* WHAT YOU WILL DO:
Every entry needs to be reproduced exactly.
Segment Open
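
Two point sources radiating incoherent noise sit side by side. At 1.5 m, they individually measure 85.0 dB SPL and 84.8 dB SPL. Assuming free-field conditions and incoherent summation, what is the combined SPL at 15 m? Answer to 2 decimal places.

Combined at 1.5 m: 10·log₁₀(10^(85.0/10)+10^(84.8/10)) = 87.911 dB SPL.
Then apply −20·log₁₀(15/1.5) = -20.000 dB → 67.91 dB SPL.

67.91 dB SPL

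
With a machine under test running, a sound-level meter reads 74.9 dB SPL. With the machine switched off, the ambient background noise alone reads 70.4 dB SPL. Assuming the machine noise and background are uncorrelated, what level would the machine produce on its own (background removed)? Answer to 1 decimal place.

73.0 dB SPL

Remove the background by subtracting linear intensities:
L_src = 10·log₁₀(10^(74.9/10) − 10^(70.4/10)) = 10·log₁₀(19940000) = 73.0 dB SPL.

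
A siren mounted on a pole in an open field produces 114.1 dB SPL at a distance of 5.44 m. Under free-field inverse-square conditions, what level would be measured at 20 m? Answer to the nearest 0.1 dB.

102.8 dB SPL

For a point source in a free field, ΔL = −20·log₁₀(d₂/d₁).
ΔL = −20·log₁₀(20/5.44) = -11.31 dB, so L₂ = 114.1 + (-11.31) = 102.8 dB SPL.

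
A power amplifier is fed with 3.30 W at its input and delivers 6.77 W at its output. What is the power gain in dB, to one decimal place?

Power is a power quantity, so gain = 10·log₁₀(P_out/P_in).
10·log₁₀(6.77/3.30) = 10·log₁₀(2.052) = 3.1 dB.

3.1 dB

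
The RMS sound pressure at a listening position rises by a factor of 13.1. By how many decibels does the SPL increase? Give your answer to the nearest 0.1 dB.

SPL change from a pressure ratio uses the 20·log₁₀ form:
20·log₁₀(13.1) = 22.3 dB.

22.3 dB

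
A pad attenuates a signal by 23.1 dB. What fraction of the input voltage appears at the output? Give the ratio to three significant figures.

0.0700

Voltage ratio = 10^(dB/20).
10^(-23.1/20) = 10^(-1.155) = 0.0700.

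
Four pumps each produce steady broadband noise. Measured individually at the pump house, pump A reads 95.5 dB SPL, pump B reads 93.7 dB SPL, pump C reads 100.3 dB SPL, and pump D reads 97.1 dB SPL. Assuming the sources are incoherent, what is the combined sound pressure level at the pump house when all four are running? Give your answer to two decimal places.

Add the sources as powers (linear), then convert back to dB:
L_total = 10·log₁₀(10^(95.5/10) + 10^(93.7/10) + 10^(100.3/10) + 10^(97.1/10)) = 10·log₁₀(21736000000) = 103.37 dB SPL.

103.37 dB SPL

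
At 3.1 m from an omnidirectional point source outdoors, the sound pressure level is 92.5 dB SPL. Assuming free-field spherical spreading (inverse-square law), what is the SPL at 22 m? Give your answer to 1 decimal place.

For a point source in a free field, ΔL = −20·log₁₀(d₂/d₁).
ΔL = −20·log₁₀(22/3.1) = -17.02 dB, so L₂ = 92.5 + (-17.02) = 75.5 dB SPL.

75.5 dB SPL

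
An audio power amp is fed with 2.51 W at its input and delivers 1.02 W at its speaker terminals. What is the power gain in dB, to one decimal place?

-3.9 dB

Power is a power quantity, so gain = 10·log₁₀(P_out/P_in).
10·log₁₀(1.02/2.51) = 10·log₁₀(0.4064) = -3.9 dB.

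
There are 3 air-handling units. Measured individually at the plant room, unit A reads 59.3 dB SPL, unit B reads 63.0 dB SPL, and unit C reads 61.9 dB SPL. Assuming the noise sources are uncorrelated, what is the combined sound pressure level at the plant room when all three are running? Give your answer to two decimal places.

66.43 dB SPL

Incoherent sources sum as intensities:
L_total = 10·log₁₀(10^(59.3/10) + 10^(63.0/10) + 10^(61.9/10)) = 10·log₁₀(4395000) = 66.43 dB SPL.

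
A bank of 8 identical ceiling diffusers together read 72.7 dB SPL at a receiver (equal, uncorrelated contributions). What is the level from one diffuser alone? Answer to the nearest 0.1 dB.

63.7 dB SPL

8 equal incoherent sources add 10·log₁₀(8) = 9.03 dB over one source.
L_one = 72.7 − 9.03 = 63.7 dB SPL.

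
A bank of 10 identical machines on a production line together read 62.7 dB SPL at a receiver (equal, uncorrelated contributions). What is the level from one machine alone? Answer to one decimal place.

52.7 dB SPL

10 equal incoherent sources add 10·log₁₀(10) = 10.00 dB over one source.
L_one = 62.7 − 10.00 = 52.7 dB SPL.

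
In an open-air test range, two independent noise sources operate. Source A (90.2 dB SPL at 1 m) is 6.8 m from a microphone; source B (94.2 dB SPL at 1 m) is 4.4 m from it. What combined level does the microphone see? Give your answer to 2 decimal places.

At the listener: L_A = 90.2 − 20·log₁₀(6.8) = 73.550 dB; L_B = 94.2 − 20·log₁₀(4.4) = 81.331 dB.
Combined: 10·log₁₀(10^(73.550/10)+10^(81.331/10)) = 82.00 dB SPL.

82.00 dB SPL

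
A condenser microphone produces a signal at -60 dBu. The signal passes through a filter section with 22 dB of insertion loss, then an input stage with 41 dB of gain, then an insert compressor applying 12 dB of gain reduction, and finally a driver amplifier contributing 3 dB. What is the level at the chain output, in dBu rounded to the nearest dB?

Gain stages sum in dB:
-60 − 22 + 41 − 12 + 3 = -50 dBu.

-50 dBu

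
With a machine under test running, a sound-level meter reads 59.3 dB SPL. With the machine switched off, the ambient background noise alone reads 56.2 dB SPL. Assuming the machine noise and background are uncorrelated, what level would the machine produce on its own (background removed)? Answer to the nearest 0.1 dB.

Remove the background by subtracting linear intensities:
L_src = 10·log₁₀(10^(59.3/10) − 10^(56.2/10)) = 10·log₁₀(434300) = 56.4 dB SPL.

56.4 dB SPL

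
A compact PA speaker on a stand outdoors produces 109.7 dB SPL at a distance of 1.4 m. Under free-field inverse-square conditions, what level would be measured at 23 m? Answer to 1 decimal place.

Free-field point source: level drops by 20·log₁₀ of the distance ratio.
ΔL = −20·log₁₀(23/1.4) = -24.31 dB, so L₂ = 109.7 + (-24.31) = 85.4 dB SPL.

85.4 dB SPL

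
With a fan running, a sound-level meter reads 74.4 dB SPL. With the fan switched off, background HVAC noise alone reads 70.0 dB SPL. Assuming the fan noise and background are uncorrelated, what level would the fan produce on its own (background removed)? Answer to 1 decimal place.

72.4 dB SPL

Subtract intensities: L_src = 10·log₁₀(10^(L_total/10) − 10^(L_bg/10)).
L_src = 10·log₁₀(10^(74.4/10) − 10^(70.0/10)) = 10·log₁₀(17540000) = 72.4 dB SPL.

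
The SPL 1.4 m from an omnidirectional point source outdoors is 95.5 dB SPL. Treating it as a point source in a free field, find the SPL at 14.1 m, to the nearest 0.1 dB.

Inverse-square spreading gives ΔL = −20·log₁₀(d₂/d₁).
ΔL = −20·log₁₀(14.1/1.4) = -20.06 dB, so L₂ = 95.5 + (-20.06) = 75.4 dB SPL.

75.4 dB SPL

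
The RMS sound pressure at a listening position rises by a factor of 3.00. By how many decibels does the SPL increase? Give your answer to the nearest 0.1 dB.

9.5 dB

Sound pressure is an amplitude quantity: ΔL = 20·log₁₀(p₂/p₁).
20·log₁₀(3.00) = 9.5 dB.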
Segment Closed
* ANSWER SECTION:
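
Two point sources radiating incoherent noise sit side by side. At 1.5 m, they individually measure 85.0 dB SPL and 84.8 dB SPL. Assuming free-field conditions and incoherent summation, what is the combined SPL at 15 m? Answer to 2 decimal places.

Combined at 1.5 m: 10·log₁₀(10^(85.0/10)+10^(84.8/10)) = 87.911 dB SPL.
Then apply −20·log₁₀(15/1.5) = -20.000 dB → 67.91 dB SPL.

67.91 dB SPL

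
With a machine under test running, a sound-level meter reads 74.9 dB SPL. With the machine switched off, the ambient background noise alone reads 70.4 dB SPL. Assuming the machine noise and background are uncorrelated, what level would the machine produce on its own (background removed)? Answer to 1 decimal place.

73.0 dB SPL

Remove the background by subtracting linear intensities:
L_src = 10·log₁₀(10^(74.9/10) − 10^(70.4/10)) = 10·log₁₀(19940000) = 73.0 dB SPL.

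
A siren mounted on a pole in an open field produces 114.1 dB SPL at a distance of 5.44 m. Under free-field inverse-square conditions, what level would be measured at 20 m? Answer to the nearest 0.1 dB.

102.8 dB SPL

For a point source in a free field, ΔL = −20·log₁₀(d₂/d₁).
ΔL = −20·log₁₀(20/5.44) = -11.31 dB, so L₂ = 114.1 + (-11.31) = 102.8 dB SPL.

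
A power amplifier is fed with 3.30 W at its input and delivers 6.77 W at its output. What is the power gain in dB, to one decimal place?

Power is a power quantity, so gain = 10·log₁₀(P_out/P_in).
10·log₁₀(6.77/3.30) = 10·log₁₀(2.052) = 3.1 dB.

3.1 dB

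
The RMS sound pressure at a listening position rises by a factor of 13.1. By how many decibels does the SPL increase? Give your answer to the nearest 0.1 dB.

SPL change from a pressure ratio uses the 20·log₁₀ form:
20·log₁₀(13.1) = 22.3 dB.

22.3 dB

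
A pad attenuates a signal by 23.1 dB. What fraction of the input voltage appears at the output? Give the ratio to three significant figures.

0.0700

Voltage ratio = 10^(dB/20).
10^(-23.1/20) = 10^(-1.155) = 0.0700.

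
Four pumps each produce steady broadband noise. Measured individually at the pump house, pump A reads 95.5 dB SPL, pump B reads 93.7 dB SPL, pump C reads 100.3 dB SPL, and pump D reads 97.1 dB SPL. Assuming the sources are incoherent, what is the combined sound pressure level at the pump house when all four are running? Give your answer to two decimal places.

Add the sources as powers (linear), then convert back to dB:
L_total = 10·log₁₀(10^(95.5/10) + 10^(93.7/10) + 10^(100.3/10) + 10^(97.1/10)) = 10·log₁₀(21736000000) = 103.37 dB SPL.

103.37 dB SPL

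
At 3.1 m from an omnidirectional point source outdoors, the sound pressure level is 92.5 dB SPL. Assuming free-field spherical spreading (inverse-square law), what is the SPL at 22 m? Give your answer to 1 decimal place.

For a point source in a free field, ΔL = −20·log₁₀(d₂/d₁).
ΔL = −20·log₁₀(22/3.1) = -17.02 dB, so L₂ = 92.5 + (-17.02) = 75.5 dB SPL.

75.5 dB SPL

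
An audio power amp is fed with 2.51 W at its input and delivers 1.02 W at its speaker terminals. What is the power gain in dB, to one decimal place?

-3.9 dB

Power is a power quantity, so gain = 10·log₁₀(P_out/P_in).
10·log₁₀(1.02/2.51) = 10·log₁₀(0.4064) = -3.9 dB.

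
There are 3 air-handling units. Measured individually at the plant room, unit A reads 59.3 dB SPL, unit B reads 63.0 dB SPL, and unit C reads 61.9 dB SPL. Assuming the noise sources are uncorrelated, what is the combined sound pressure level at the plant room when all three are running? Give your answer to two decimal places.

66.43 dB SPL

Incoherent sources sum as intensities:
L_total = 10·log₁₀(10^(59.3/10) + 10^(63.0/10) + 10^(61.9/10)) = 10·log₁₀(4395000) = 66.43 dB SPL.

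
A bank of 8 identical ceiling diffusers together read 72.7 dB SPL at a receiver (equal, uncorrelated contributions). What is the level from one diffuser alone? Answer to the nearest 0.1 dB.

63.7 dB SPL

8 equal incoherent sources add 10·log₁₀(8) = 9.03 dB over one source.
L_one = 72.7 − 9.03 = 63.7 dB SPL.

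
A bank of 10 identical machines on a production line together read 62.7 dB SPL at a receiver (equal, uncorrelated contributions). What is the level from one machine alone? Answer to one decimal place.

52.7 dB SPL

10 equal incoherent sources add 10·log₁₀(10) = 10.00 dB over one source.
L_one = 62.7 − 10.00 = 52.7 dB SPL.

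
In an open-air test range, two independent noise sources operate. Source A (90.2 dB SPL at 1 m) is 6.8 m from a microphone; source B (94.2 dB SPL at 1 m) is 4.4 m from it. What combined level does the microphone see? Give your answer to 2 decimal places.

At the listener: L_A = 90.2 − 20·log₁₀(6.8) = 73.550 dB; L_B = 94.2 − 20·log₁₀(4.4) = 81.331 dB.
Combined: 10·log₁₀(10^(73.550/10)+10^(81.331/10)) = 82.00 dB SPL.

82.00 dB SPL

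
A condenser microphone produces a signal at -60 dBu. The signal passes through a filter section with 22 dB of insertion loss, then an input stage with 41 dB of gain, then an insert compressor applying 12 dB of gain reduction, and finally a driver amplifier contributing 3 dB. What is the level at the chain output, in dBu rounded to the nearest dB?

Gain stages sum in dB:
-60 − 22 + 41 − 12 + 3 = -50 dBu.

-50 dBu

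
With a machine under test running, a sound-level meter reads 59.3 dB SPL. With the machine switched off, the ambient background noise alone reads 56.2 dB SPL. Assuming the machine noise and background are uncorrelated, what level would the machine produce on its own (background removed)? Answer to the nearest 0.1 dB.

Remove the background by subtracting linear intensities:
L_src = 10·log₁₀(10^(59.3/10) − 10^(56.2/10)) = 10·log₁₀(434300) = 56.4 dB SPL.

56.4 dB SPL

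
A compact PA speaker on a stand outdoors produces 109.7 dB SPL at a distance of 1.4 m. Under free-field inverse-square conditions, what level would be measured at 23 m? Answer to 1 decimal place.

Free-field point source: level drops by 20·log₁₀ of the distance ratio.
ΔL = −20·log₁₀(23/1.4) = -24.31 dB, so L₂ = 109.7 + (-24.31) = 85.4 dB SPL.

85.4 dB SPL

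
With a fan running, a sound-level meter reads 74.4 dB SPL. With the fan switched off, background HVAC noise alone reads 70.0 dB SPL. Assuming the fan noise and background are uncorrelated, what level would the fan produce on its own (background removed)? Answer to 1 decimal place.

72.4 dB SPL

Subtract intensities: L_src = 10·log₁₀(10^(L_total/10) − 10^(L_bg/10)).
L_src = 10·log₁₀(10^(74.4/10) − 10^(70.0/10)) = 10·log₁₀(17540000) = 72.4 dB SPL.

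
The SPL 1.4 m from an omnidirectional point source outdoors is 95.5 dB SPL. Treating it as a point source in a free field, find the SPL at 14.1 m, to the nearest 0.1 dB.

Inverse-square spreading gives ΔL = −20·log₁₀(d₂/d₁).
ΔL = −20·log₁₀(14.1/1.4) = -20.06 dB, so L₂ = 95.5 + (-20.06) = 75.4 dB SPL.

75.4 dB SPL

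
The RMS sound pressure at a listening position rises by a factor of 3.00. By how many decibels does the SPL increase? Give your answer to the nearest 0.1 dB.

9.5 dB

Sound pressure is an amplitude quantity: ΔL = 20·log₁₀(p₂/p₁).
20·log₁₀(3.00) = 9.5 dB.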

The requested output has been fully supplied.